Problem details | Your answer should be the full set of records, printed exactly as they stand.

[[ Available data, beginning ]]

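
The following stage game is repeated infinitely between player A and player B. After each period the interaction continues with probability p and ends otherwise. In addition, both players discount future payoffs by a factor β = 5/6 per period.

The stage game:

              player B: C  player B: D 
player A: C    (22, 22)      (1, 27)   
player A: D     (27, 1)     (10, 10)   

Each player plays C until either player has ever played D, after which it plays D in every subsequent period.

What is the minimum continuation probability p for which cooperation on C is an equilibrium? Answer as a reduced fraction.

Expected continuation weight on next period's payoff is β·p = 5/6·p, which plays the role of the discount factor.
Cooperation requires 5/6·p ≥ (27−22)/(27−10) = 5/17, hence p ≥ 6/17.

6/17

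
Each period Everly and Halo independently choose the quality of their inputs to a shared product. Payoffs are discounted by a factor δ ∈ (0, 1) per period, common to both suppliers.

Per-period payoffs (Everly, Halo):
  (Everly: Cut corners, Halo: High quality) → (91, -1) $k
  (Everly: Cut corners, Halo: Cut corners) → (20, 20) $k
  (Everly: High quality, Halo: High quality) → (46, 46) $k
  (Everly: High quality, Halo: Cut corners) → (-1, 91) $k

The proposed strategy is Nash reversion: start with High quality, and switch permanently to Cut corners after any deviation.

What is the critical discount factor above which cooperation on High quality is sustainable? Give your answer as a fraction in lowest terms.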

[[ Available data, end ]]

Exercise result |
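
The following stage game is repeated infinitely between player A and player B. After each period the interaction continues with probability p and ends otherwise. In addition, both players discount future payoffs by a factor β = 5/6 per period.

The stage game:

              player B: C  player B: D 
player A: C    (22, 22)      (1, 27)   
player A: D     (27, 1)     (10, 10)   

Each player plays C until either player has ever played D, after which it plays D in every subsequent period.

What is the minimum continuation probability p for which cooperation on C is an equilibrium? Answer as a reduced fraction.

Expected continuation weight on next period's payoff is β·p = 5/6·p, which plays the role of the discount factor.
Cooperation requires 5/6·p ≥ (27−22)/(27−10) = 5/17, hence p ≥ 6/17.

6/17

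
Each period Everly and Halo independently choose the quality of their inputs to a shared product. Payoffs are discounted by a factor δ ∈ (0, 1) per period, common to both suppliers.

Per-period payoffs (Everly, Halo):
  (Everly: Cut corners, Halo: High quality) → (91, -1) $k
  (Everly: Cut corners, Halo: Cut corners) → (20, 20) $k
  (Everly: High quality, Halo: High quality) → (46, 46) $k
  (Everly: High quality, Halo: Cut corners) → (-1, 91) $k

The proposed strategy is Nash reversion: start with High quality, and switch permanently to Cut corners after any deviation.

What is the critical discount factor above which cooperation on High quality is sustainable? Give your answer as a fraction in lowest terms.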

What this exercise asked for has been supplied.